> WORK INSTRUCTION: Every line of the records that holds the word "which" should be copied out.

──────── GIVEN RECORDS ────────

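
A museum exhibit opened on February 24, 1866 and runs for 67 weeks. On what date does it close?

Counting forward 67 weeks = 469 days from February 24, 1866.
February has 28 days, so 28 − 24 = 4 days remain after February 24, 1866; 469 − 4 = 465 left.
March 1866 has 31 days: 465 − 31 = 434 left.
April 1866 has 30 days: 434 − 30 = 404 left.
May 1866 has 31 days: 404 − 31 = 373 left.
June 1866 has 30 days: 373 − 30 = 343 left.
July 1866 has 31 days: 343 − 31 = 312 left.
August 1866 has 31 days: 312 − 31 = 281 left.
September 1866 has 30 days: 281 − 30 = 251 left.
October 1866 has 31 days: 251 − 31 = 220 left.
November 1866 has 30 days: 220 − 30 = 190 left.
December 1866 has 31 days: 190 − 31 = 159 left.
January 1867 has 31 days: 159 − 31 = 128 left.
February 1867 has 28 days (1867 is not a leap year): 128 − 28 = 100 left.
March 1867 has 31 days: 100 − 31 = 69 left.
April 1867 has 30 days: 69 − 30 = 39 left.
May 1867 has 31 days: 39 − 31 = 8 left.
8 days into June 1867 → June 8, 1867.

June 8, 1867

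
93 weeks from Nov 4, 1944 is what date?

August 17, 1946

Counting forward 93 weeks = 651 days from November 4, 1944.
November has 30 days, so 30 − 4 = 26 days remain after November 4, 1944; 651 − 26 = 625 left.
December 1944 has 31 days: 625 − 31 = 594 left.
January 1945 has 31 days: 594 − 31 = 563 left.
February 1945 has 28 days (1945 is not a leap year): 563 − 28 = 535 left.
March 1945 has 31 days: 535 − 31 = 504 left.
April 1945 has 30 days: 504 − 30 = 474 left.
May 1945 has 31 days: 474 − 31 = 443 left.
June 1945 has 30 days: 443 − 30 = 413 left.
July 1945 has 31 days: 413 − 31 = 382 left.
August 1945 has 31 days: 382 − 31 = 351 left.
September 1945 has 30 days: 351 − 30 = 321 left.
October 1945 has 31 days: 321 − 31 = 290 left.
November 1945 has 30 days: 290 − 30 = 260 left.
December 1945 has 31 days: 260 − 31 = 229 left.
January 1946 has 31 days: 229 − 31 = 198 left.
February 1946 has 28 days (1946 is not a leap year): 198 − 28 = 170 left.
March 1946 has 31 days: 170 − 31 = 139 left.
April 1946 has 30 days: 139 − 30 = 109 left.
May 1946 has 31 days: 109 − 31 = 78 left.
June 1946 has 30 days: 78 − 30 = 48 left.
July 1946 has 31 days: 48 − 31 = 17 left.
17 days into August 1946 → August 17, 1946.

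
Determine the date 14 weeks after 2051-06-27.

October 3, 2051

Adding 14 weeks = 98 days from June 27, 2051.
June has 30 days, so 30 − 27 = 3 days remain after June 27, 2051; 98 − 3 = 95 left.
July 2051 has 31 days: 95 − 31 = 64 left.
August 2051 has 31 days: 64 − 31 = 33 left.
September 2051 has 30 days: 33 − 30 = 3 left.
3 days into October 2051 → October 3, 2051.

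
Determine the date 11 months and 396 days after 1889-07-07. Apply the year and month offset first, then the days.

July 8, 1891

Adding 11 months and 396 days from July 7, 1889: first the month/year part, then the days.
month 7 + 11 = 18, which is month 6 of year 1890 → June 1890.
Day 7 is valid in June, giving June 7, 1890.
Now add 396 days from June 7, 1890.
June has 30 days, so 30 − 7 = 23 days remain after June 7, 1890; 396 − 23 = 373 left.
July 1890 has 31 days: 373 − 31 = 342 left.
August 1890 has 31 days: 342 − 31 = 311 left.
September 1890 has 30 days: 311 − 30 = 281 left.
October 1890 has 31 days: 281 − 31 = 250 left.
November 1890 has 30 days: 250 − 30 = 220 left.
December 1890 has 31 days: 220 − 31 = 189 left.
January 1891 has 31 days: 189 − 31 = 158 left.
February 1891 has 28 days (1891 is not a leap year): 158 − 28 = 130 left.
March 1891 has 31 days: 130 − 31 = 99 left.
April 1891 has 30 days: 99 − 30 = 69 left.
May 1891 has 31 days: 69 − 31 = 38 left.
June 1891 has 30 days: 38 − 30 = 8 left.
8 days into July 1891 → July 8, 1891.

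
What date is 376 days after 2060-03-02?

March 13, 2061

Advancing 376 days from March 2, 2060.
March has 31 days, so 31 − 2 = 29 days remain after March 2, 2060; 376 − 29 = 347 left.
April 2060 has 30 days: 347 − 30 = 317 left.
May 2060 has 31 days: 317 − 31 = 286 left.
June 2060 has 30 days: 286 − 30 = 256 left.
July 2060 has 31 days: 256 − 31 = 225 left.
August 2060 has 31 days: 225 − 31 = 194 left.
September 2060 has 30 days: 194 − 30 = 164 left.
October 2060 has 31 days: 164 − 31 = 133 left.
November 2060 has 30 days: 133 − 30 = 103 left.
December 2060 has 31 days: 103 − 31 = 72 left.
January 2061 has 31 days: 72 − 31 = 41 left.
February 2061 has 28 days (2061 is not a leap year): 41 − 28 = 13 left.
13 days into March 2061 → March 13, 2061.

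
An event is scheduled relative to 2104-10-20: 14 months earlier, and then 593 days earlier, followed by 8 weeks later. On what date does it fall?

March 1, 2102

Counting back 14 months from October 20, 2104:
month 10 − 14 = -4, which is month 8 of year 2103 → August 2103.
Day 20 is valid in August, giving August 20, 2103.
Subtracting 593 days from August 20, 2103:
Going back 20 days from August 20, 2103 reaches the end of the previous month; 593 − 20 = 573 left.
July 2103 has 31 days: 573 − 31 = 542 left.
June 2103 has 30 days: 542 − 30 = 512 left.
May 2103 has 31 days: 512 − 31 = 481 left.
April 2103 has 30 days: 481 − 30 = 451 left.
March 2103 has 31 days: 451 − 31 = 420 left.
February 2103 has 28 days (2103 is not a leap year): 420 − 28 = 392 left.
January 2103 has 31 days: 392 − 31 = 361 left.
December 2102 has 31 days: 361 − 31 = 330 left.
November 2102 has 30 days: 330 − 30 = 300 left.
October 2102 has 31 days: 300 − 31 = 269 left.
September 2102 has 30 days: 269 − 30 = 239 left.
August 2102 has 31 days: 239 − 31 = 208 left.
July 2102 has 31 days: 208 − 31 = 177 left.
June 2102 has 30 days: 177 − 30 = 147 left.
May 2102 has 31 days: 147 − 31 = 116 left.
April 2102 has 30 days: 116 − 30 = 86 left.
March 2102 has 31 days: 86 − 31 = 55 left.
February 2102 has 28 days (2102 is not a leap year): 55 − 28 = 27 left.
January 2102 has 31 days; 31 − 27 = 4 → January 4, 2102.
Adding 8 weeks (= 56 days) from January 4, 2102:
January has 31 days, so 31 − 4 = 27 days remain after January 4, 2102; 56 − 27 = 29 left.
February 2102 has 28 days (2102 is not a leap year): 29 − 28 = 1 left.
1 day into March 2102 → March 1, 2102.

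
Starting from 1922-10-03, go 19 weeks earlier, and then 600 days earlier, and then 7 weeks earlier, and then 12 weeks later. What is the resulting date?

November 4, 1920

Subtracting 19 weeks (= 133 days) from October 3, 1922:
Going back 3 days from October 3, 1922 reaches the end of the previous month; 133 − 3 = 130 left.
September 1922 has 30 days: 130 − 30 = 100 left.
August 1922 has 31 days: 100 − 31 = 69 left.
July 1922 has 31 days: 69 − 31 = 38 left.
June 1922 has 30 days: 38 − 30 = 8 left.
May 1922 has 31 days; 31 − 8 = 23 → May 23, 1922.
Going back 600 days from May 23, 1922:
Going back 23 days from May 23, 1922 reaches the end of the previous month; 600 − 23 = 577 left.
April 1922 has 30 days: 577 − 30 = 547 left.
March 1922 has 31 days: 547 − 31 = 516 left.
February 1922 has 28 days (1922 is not a leap year): 516 − 28 = 488 left.
January 1922 has 31 days: 488 − 31 = 457 left.
December 1921 has 31 days: 457 − 31 = 426 left.
November 1921 has 30 days: 426 − 30 = 396 left.
October 1921 has 31 days: 396 − 31 = 365 left.
September 1921 has 30 days: 365 − 30 = 335 left.
August 1921 has 31 days: 335 − 31 = 304 left.
July 1921 has 31 days: 304 − 31 = 273 left.
June 1921 has 30 days: 273 − 30 = 243 left.
May 1921 has 31 days: 243 − 31 = 212 left.
April 1921 has 30 days: 212 − 30 = 182 left.
March 1921 has 31 days: 182 − 31 = 151 left.
February 1921 has 28 days (1921 is not a leap year): 151 − 28 = 123 left.
January 1921 has 31 days: 123 − 31 = 92 left.
December 1920 has 31 days: 92 − 31 = 61 left.
November 1920 has 30 days: 61 − 30 = 31 left.
October 1920 has 31 days: 31 − 31 = 0 left.
September 1920 has 30 days; 30 − 0 = 30 → September 30, 1920.
Counting back 7 weeks (= 49 days) from September 30, 1920:
Going back 30 days from September 30, 1920 reaches the end of the previous month; 49 − 30 = 19 left.
August 1920 has 31 days; 31 − 19 = 12 → August 12, 1920.
Adding 12 weeks (= 84 days) from August 12, 1920:
August has 31 days, so 31 − 12 = 19 days remain after August 12, 1920; 84 − 19 = 65 left.
September 1920 has 30 days: 65 − 30 = 35 left.
October 1920 has 31 days: 35 − 31 = 4 left.
4 days into November 1920 → November 4, 1920.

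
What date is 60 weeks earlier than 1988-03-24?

January 29, 1987

Going back 60 weeks = 420 days from March 24, 1988.
Going back 24 days from March 24, 1988 reaches the end of the previous month; 420 − 24 = 396 left.
February 1988 has 29 days (1988 is a leap year): 396 − 29 = 367 left.
January 1988 has 31 days: 367 − 31 = 336 left.
December 1987 has 31 days: 336 − 31 = 305 left.
November 1987 has 30 days: 305 − 30 = 275 left.
October 1987 has 31 days: 275 − 31 = 244 left.
September 1987 has 30 days: 244 − 30 = 214 left.
August 1987 has 31 days: 214 − 31 = 183 left.
July 1987 has 31 days: 183 − 31 = 152 left.
June 1987 has 30 days: 152 − 30 = 122 left.
May 1987 has 31 days: 122 − 31 = 91 left.
April 1987 has 30 days: 91 − 30 = 61 left.
March 1987 has 31 days: 61 − 31 = 30 left.
February 1987 has 28 days (1987 is not a leap year): 30 − 28 = 2 left.
January 1987 has 31 days; 31 − 2 = 29 → January 29, 1987.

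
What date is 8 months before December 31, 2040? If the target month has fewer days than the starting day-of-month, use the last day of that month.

April 30, 2040

Counting back 8 months from December 31, 2040.
month 12 − 8 = 4 → April 2040.
April 2040 has only 30 days and the start was day 31, so the date clamps to April 30, 2040.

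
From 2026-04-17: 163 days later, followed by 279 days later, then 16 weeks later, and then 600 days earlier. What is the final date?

March 2, 2026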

────────

> RESULT:
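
month 7 + 11 = 18, which is month 6 of year 1890 → June 1890.
month 10 − 14 = -4, which is month 8 of year 2103 → August 2103.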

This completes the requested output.